- [INSTRUCTIONS FOR THE TASK] A word-for-word repeat of all the data is the goal.

- [Data items]
----
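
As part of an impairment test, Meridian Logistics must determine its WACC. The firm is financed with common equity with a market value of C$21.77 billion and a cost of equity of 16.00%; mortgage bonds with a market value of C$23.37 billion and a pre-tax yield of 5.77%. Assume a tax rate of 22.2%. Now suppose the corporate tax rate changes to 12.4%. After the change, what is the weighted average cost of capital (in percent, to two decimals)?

10.33%

After the change:
Total capital V = 21.77 + 23.37 = 45.14.
Equity: weight = 21.77/45.14 = 0.4823; cost = 16%.
Mortgage bonds: weight = 23.37/45.14 = 0.5177; after-tax cost = 5.77% × (1 − 12.4%) = 5.0545%.
WACC = 0.4823 × 16.0000% + 0.5177 × 5.0545% = 10.3333%.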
----
- [SOLUTION TO THIS EXERCISE]
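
As part of an impairment test, Meridian Logistics must determine its WACC. The firm is financed with common equity with a market value of C$21.77 billion and a cost of equity of 16.00%; mortgage bonds with a market value of C$23.37 billion and a pre-tax yield of 5.77%. Assume a tax rate of 22.2%. Now suppose the corporate tax rate changes to 12.4%. After the change, what is the weighted average cost of capital (in percent, to two decimals)?

10.33%

After the change:
Total capital V = 21.77 + 23.37 = 45.14.
Equity: weight = 21.77/45.14 = 0.4823; cost = 16%.
Mortgage bonds: weight = 23.37/45.14 = 0.5177; after-tax cost = 5.77% × (1 − 12.4%) = 5.0545%.
WACC = 0.4823 × 16.0000% + 0.5177 × 5.0545% = 10.3333%.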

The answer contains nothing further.